● **What to do**: In the records that follow, find the line with "763 over Q."; from there, retype every line exactly through the line with "What is |Gal(Q(zeta_2974)/Q)|?", which also belongs to the answer.
════════
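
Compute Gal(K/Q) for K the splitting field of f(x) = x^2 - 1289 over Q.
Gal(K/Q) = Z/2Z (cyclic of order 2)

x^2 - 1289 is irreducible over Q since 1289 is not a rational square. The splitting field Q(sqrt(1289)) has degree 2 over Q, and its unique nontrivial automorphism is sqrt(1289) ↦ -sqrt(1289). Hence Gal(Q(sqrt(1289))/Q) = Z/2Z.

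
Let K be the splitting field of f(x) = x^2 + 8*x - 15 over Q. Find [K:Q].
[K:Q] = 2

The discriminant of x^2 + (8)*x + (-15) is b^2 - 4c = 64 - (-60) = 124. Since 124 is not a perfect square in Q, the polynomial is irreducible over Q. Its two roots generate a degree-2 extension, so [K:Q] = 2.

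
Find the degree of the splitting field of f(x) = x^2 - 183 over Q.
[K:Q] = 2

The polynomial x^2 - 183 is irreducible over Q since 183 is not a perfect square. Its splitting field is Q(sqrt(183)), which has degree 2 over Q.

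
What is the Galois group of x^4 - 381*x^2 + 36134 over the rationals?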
════════
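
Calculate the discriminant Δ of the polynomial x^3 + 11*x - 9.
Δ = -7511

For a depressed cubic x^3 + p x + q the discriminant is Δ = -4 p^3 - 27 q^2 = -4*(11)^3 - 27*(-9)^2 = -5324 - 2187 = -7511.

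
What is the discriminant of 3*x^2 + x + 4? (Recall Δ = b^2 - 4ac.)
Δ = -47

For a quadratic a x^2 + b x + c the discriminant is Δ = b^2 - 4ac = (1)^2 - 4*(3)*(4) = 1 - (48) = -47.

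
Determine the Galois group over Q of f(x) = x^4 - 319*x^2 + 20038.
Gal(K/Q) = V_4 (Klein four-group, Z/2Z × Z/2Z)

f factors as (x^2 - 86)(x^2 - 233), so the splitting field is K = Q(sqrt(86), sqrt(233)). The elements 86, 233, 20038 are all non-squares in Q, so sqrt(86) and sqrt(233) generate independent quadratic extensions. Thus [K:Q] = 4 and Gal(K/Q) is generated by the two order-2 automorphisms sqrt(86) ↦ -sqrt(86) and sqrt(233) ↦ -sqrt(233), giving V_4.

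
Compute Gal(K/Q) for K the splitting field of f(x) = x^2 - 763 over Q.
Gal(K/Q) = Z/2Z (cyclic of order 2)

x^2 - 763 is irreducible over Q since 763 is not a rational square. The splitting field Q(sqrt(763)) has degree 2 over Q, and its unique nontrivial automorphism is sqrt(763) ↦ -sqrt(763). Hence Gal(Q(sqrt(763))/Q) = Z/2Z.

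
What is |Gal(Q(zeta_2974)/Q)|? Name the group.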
════════
● **Solution to the problem**:
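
Compute Gal(K/Q) for K the splitting field of f(x) = x^2 - 763 over Q.
Gal(K/Q) = Z/2Z (cyclic of order 2)

x^2 - 763 is irreducible over Q since 763 is not a rational square. The splitting field Q(sqrt(763)) has degree 2 over Q, and its unique nontrivial automorphism is sqrt(763) ↦ -sqrt(763). Hence Gal(Q(sqrt(763))/Q) = Z/2Z.

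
What is |Gal(Q(zeta_2974)/Q)|? Name the group.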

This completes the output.